EXERCISE DIRECTIONS
Return nothing except the lines from the one that contains "Convert a nominal rate of 5.547%" through the end of the material below, each exactly as given.

TASK INPUT
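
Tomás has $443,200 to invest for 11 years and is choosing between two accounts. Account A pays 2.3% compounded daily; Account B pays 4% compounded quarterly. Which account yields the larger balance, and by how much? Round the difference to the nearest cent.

Account B, by $115,872.23

A: (1 + 0.023/365)^4015 ≈ 1.28787301129, so 443,200 × 1.28787301129 ≈ 570,785.3186.
B: (1 + 0.01)^44 ≈ 1.54931757152, so 443,200 × 1.54931757152 ≈ 686,657.5477.
Difference ≈ 115,872.2291 in favor of B.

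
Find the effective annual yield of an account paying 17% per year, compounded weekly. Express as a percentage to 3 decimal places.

18.498%

EAR = (1 + 17%/52)^52 − 1 = (1 + 0.00326923)^52 − 1.
(1 + 0.00326923)^52 ≈ 1.184976, so EAR ≈ 18.49762%.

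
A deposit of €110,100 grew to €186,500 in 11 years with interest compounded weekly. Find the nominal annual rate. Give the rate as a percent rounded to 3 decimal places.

The 572-period growth factor is 186,500/110,100 = 1.69391.
r/52 = 1.69391^(1/572) − 1 ≈ 0.000921827, so r ≈ 52·0.000921827 = 4.79350%.

4.794%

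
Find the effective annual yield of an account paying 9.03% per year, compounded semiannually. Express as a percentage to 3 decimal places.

One year is 2 periods at 0.04515 each: (1 + 0.04515)^2 ≈ 1.092339.
EAR = 1.092339 − 1 ≈ 9.23385%.

9.234%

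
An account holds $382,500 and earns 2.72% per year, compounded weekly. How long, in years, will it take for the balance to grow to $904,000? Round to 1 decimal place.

31.6 years

(1 + 0.000523077)^(52t) = 904,000/382,500 = 2.3634.
52t·ln(1 + 0.000523077) = ln(2.3634); 52t = 0.8601/0.00052294 ≈ 1644.7402.
t ≈ 31.6296 years.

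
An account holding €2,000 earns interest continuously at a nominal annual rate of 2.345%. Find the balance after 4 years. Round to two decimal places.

€2,196.68

A = P·e^(rt) = 2,000·e^(0.02345·4) = 2,000·e^0.0938.
e^0.0938 ≈ 1.098340056, so A ≈ 2,196.6801.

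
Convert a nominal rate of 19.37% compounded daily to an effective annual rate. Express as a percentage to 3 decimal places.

21.367%

One year is 365 periods at 0.000530685 each: (1 + 0.000530685)^365 ≈ 1.21367.
EAR = 1.21367 − 1 ≈ 21.36698%.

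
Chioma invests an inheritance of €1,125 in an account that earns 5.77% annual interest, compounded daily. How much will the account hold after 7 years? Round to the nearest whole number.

€1,685

Periodic rate = 5.77%/365 = 0.000158082; periods = 365·7 = 2555.
A = 1,125·(1 + 0.0577/365)^2555 ≈ 1,125·1.497606368 ≈ 1,684.8072.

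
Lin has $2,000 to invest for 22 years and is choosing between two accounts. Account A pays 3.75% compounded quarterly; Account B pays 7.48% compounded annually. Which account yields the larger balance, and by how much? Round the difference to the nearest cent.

A: (1 + 0.009375)^88 ≈ 2.273127903, so 2,000 × 2.273127903 ≈ 4,546.2558.
B: (1 + 0.0748)^22 ≈ 4.888869794, so 2,000 × 4.888869794 ≈ 9,777.7396.
Difference ≈ 5,231.4838 in favor of B.

Account B, by $5,231.48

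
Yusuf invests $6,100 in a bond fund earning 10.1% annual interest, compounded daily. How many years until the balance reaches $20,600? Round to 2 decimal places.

(1 + 0.000276712)^(365t) = 20,600/6,100 = 3.377.
365t·ln(1 + 0.000276712) = ln(3.377); 365t = 1.217/0.000276674 ≈ 4398.6861.
t ≈ 12.0512 years.

12.05 years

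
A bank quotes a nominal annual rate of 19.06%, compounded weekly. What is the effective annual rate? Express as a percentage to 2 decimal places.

EAR = (1 + 19.06%/52)^52 − 1 = (1 + 0.00366538)^52 − 1.
(1 + 0.00366538)^52 ≈ 1.209554, so EAR ≈ 20.95538%.

20.96%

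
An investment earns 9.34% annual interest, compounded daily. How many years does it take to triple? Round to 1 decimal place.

(1 + 0.00025589)^(365t) = 3.
365t = ln 3 / ln(1 + 0.00025589) ≈ 1.0986/0.000255858 ≈ 4293.8414.
t ≈ 11.7639.

11.8 years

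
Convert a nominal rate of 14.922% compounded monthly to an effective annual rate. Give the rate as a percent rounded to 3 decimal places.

EAR = (1 + 14.922%/12)^12 − 1 = (1 + 0.012435)^12 − 1.
(1 + 0.012435)^12 ≈ 1.159861, so EAR ≈ 15.98606%.

15.986%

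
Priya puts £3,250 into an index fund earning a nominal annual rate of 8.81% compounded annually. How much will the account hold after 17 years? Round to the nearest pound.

£13,654

Growth factor = (1 + 0.0881)^17 ≈ 4.201165352.
A ≈ 3,250 × 4.201165352 ≈ 13,653.7874.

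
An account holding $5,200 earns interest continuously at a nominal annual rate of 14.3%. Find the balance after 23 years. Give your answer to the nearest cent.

A = P·e^(rt) = 5,200·e^(0.143·23) = 5,200·e^3.289.
e^3.289 ≈ 26.8160342092, so A ≈ 139,443.3779.

$139,443.38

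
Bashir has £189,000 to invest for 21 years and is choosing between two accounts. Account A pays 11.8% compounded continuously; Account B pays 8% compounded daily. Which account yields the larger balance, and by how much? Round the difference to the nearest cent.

Account A, by £1,238,486.27

A: e^(0.118·21) = e^2.478 ≈ 11.91740575563, so 189,000 × 11.91740575563 ≈ 2,252,389.6878.
B: (1 + 0.08/365)^7665 ≈ 5.364568356044, so 189,000 × 5.364568356044 ≈ 1,013,903.4193.
Difference ≈ 1,238,486.2685 in favor of A.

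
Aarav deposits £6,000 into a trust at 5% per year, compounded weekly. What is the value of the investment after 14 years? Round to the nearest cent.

£12,078.45

Periodic rate = 5%/52 = 0.000961538; periods = 52·14 = 728.
A = 6,000·(1 + 0.05/52)^728 ≈ 6,000·2.0130755502 ≈ 12,078.4533.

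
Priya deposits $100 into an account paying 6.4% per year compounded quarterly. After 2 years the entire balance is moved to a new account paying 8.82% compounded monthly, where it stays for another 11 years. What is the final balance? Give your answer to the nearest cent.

$298.51

After 2 years at 6.4%: 100 × 1.13540202 ≈ 113.5402.
Then 11 years at 8.82%: 113.5402 × 2.6291271 ≈ 298.5116.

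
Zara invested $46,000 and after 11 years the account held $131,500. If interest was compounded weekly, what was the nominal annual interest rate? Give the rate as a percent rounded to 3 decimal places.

9.558%

(1 + r/52)^572 = 131,500/46,000 = 2.8587.
1 + r/52 = 2.8587^(1/572) ≈ 1.001838, so r/52 ≈ 0.00183799.
r ≈ 52·0.00183799 = 9.55755%.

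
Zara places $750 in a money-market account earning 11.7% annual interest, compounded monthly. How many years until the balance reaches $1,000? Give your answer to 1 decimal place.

2.5 years

(1 + 0.00975)^(12t) = 1,000/750 = 1.3333.
12t·ln(1 + 0.00975) = ln(1.3333); 12t = 0.28768/0.00970278 ≈ 29.6495.
t ≈ 2.4708 years.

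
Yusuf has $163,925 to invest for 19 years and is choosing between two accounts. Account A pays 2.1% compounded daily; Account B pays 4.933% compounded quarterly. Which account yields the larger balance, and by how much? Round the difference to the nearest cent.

Account B, by $171,808.62

Account A growth factor: (1 + 0.021/365)^6935 ≈ 1.49031651319; balance ≈ 244,300.1344.
Account B growth factor: (1 + 0.0123325)^76 ≈ 2.53840933881; balance ≈ 416,108.7509.
Account B is larger by 171,808.6164.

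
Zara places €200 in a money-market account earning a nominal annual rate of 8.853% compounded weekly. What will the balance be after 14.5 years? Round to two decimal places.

Growth factor = (1 + 0.0017025)^754 ≈ 3.60597972.
A ≈ 200 × 3.60597972 ≈ 721.1959.

€721.20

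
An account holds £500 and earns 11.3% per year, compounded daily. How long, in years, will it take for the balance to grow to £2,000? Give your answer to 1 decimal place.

12.3 years

(1 + 0.000309589)^(365t) = 2,000/500 = 4.
365t·ln(1 + 0.000309589) = ln(4); 365t = 1.3863/0.000309541 ≈ 4478.5466.
t ≈ 12.2700 years.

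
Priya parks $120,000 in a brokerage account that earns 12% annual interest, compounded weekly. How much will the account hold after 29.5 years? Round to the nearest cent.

$4,119,196.51

Periodic rate = 12%/52 = 0.00230769; periods = 52·29.5 = 1534.
A = 120,000·(1 + 0.12/52)^1534 ≈ 120,000·34.32663755194 ≈ 4,119,196.5062.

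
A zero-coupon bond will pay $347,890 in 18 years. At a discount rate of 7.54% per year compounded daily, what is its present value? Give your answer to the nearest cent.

Growth factor = (1 + 0.0754/365)^6570 ≈ 3.88475468342.
P = 347,890/3.88475468342 ≈ 89,552.6303.

$89,552.63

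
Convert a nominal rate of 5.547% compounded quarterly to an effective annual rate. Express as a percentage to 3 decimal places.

One year is 4 periods at 0.0138675 each: (1 + 0.0138675)^4 ≈ 1.056635.
EAR = 1.056635 − 1 ≈ 5.66345%.

5.663%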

RESULT OF THE TASK
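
Convert a nominal rate of 5.547% compounded quarterly to an effective annual rate. Express as a percentage to 3 decimal places.

One year is 4 periods at 0.0138675 each: (1 + 0.0138675)^4 ≈ 1.056635.
EAR = 1.056635 − 1 ≈ 5.66345%.

5.663%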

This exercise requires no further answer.